» **WORKING DATA**:
--- --- ---

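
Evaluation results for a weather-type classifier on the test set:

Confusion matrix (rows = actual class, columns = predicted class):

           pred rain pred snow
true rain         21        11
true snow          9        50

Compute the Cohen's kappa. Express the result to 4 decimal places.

Observed agreement pₒ = trace/N = 71/91 = 0.78022
Expected agreement pₑ = Σ (rowᵢ·colᵢ)/N² = (32·30 + 59·61)/91² = 0.55054
κ = (pₒ − pₑ)/(1 − pₑ) = (0.78022 − 0.55054)/(1 − 0.55054) = 0.5110

0.5110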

--- --- ---

» **TASK DESCRIPTION**:
In the entries, the line containing "Compute the Cohen's" and every line after it through the last are to be duplicated exactly, and no other line is to be included.

» **RESPONSE TO THE EXERCISE**:
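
Compute the Cohen's kappa. Express the result to 4 decimal places.

Observed agreement pₒ = trace/N = 71/91 = 0.78022
Expected agreement pₑ = Σ (rowᵢ·colᵢ)/N² = (32·30 + 59·61)/91² = 0.55054
κ = (pₒ − pₑ)/(1 − pₑ) = (0.78022 − 0.55054)/(1 − 0.55054) = 0.5110

0.5110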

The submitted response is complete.